→ What you should do
Return all records exactly. Nothing may be added.

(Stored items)
+ + + + +
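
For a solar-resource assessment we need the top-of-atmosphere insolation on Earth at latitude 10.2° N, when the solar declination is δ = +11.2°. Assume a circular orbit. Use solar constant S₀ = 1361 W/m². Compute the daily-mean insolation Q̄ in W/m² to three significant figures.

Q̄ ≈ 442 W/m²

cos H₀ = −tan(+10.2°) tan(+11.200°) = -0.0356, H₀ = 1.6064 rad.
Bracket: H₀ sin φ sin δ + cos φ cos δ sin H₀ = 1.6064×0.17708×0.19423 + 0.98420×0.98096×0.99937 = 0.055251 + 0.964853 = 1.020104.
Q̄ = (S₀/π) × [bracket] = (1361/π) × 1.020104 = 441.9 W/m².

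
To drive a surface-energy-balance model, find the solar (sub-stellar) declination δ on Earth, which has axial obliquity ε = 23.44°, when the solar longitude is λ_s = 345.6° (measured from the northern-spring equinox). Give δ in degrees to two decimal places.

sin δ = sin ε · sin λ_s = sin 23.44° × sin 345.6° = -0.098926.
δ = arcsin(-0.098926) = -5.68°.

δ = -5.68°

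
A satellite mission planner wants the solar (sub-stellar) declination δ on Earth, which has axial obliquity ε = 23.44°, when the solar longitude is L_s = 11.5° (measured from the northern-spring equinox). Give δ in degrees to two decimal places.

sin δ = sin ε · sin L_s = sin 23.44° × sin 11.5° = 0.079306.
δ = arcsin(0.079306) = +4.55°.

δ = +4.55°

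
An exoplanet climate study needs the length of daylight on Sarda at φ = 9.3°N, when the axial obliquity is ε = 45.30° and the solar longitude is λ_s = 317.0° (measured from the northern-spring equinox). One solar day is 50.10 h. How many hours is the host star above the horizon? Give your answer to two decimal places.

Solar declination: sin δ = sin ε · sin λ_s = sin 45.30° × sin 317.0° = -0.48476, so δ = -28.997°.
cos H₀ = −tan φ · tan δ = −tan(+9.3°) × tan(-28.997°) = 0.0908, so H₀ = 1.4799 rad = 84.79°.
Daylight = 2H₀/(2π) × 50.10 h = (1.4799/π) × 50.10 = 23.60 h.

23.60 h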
+ + + + +
→ Task response
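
For a solar-resource assessment we need the top-of-atmosphere insolation on Earth at latitude 10.2° N, when the solar declination is δ = +11.2°. Assume a circular orbit. Use solar constant S₀ = 1361 W/m². Compute the daily-mean insolation Q̄ in W/m² to three significant figures.

Q̄ ≈ 442 W/m²

cos H₀ = −tan(+10.2°) tan(+11.200°) = -0.0356, H₀ = 1.6064 rad.
Bracket: H₀ sin φ sin δ + cos φ cos δ sin H₀ = 1.6064×0.17708×0.19423 + 0.98420×0.98096×0.99937 = 0.055251 + 0.964853 = 1.020104.
Q̄ = (S₀/π) × [bracket] = (1361/π) × 1.020104 = 441.9 W/m².

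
To drive a surface-energy-balance model, find the solar (sub-stellar) declination δ on Earth, which has axial obliquity ε = 23.44°, when the solar longitude is λ_s = 345.6° (measured from the northern-spring equinox). Give δ in degrees to two decimal places.

sin δ = sin ε · sin λ_s = sin 23.44° × sin 345.6° = -0.098926.
δ = arcsin(-0.098926) = -5.68°.

δ = -5.68°

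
A satellite mission planner wants the solar (sub-stellar) declination δ on Earth, which has axial obliquity ε = 23.44°, when the solar longitude is L_s = 11.5° (measured from the northern-spring equinox). Give δ in degrees to two decimal places.

sin δ = sin ε · sin L_s = sin 23.44° × sin 11.5° = 0.079306.
δ = arcsin(0.079306) = +4.55°.

δ = +4.55°

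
An exoplanet climate study needs the length of daylight on Sarda at φ = 9.3°N, when the axial obliquity is ε = 45.30° and the solar longitude is λ_s = 317.0° (measured from the northern-spring equinox). One solar day is 50.10 h. How many hours is the host star above the horizon? Give your answer to two decimal places.

Solar declination: sin δ = sin ε · sin λ_s = sin 45.30° × sin 317.0° = -0.48476, so δ = -28.997°.
cos H₀ = −tan φ · tan δ = −tan(+9.3°) × tan(-28.997°) = 0.0908, so H₀ = 1.4799 rad = 84.79°.
Daylight = 2H₀/(2π) × 50.10 h = (1.4799/π) × 50.10 = 23.60 h.

23.60 h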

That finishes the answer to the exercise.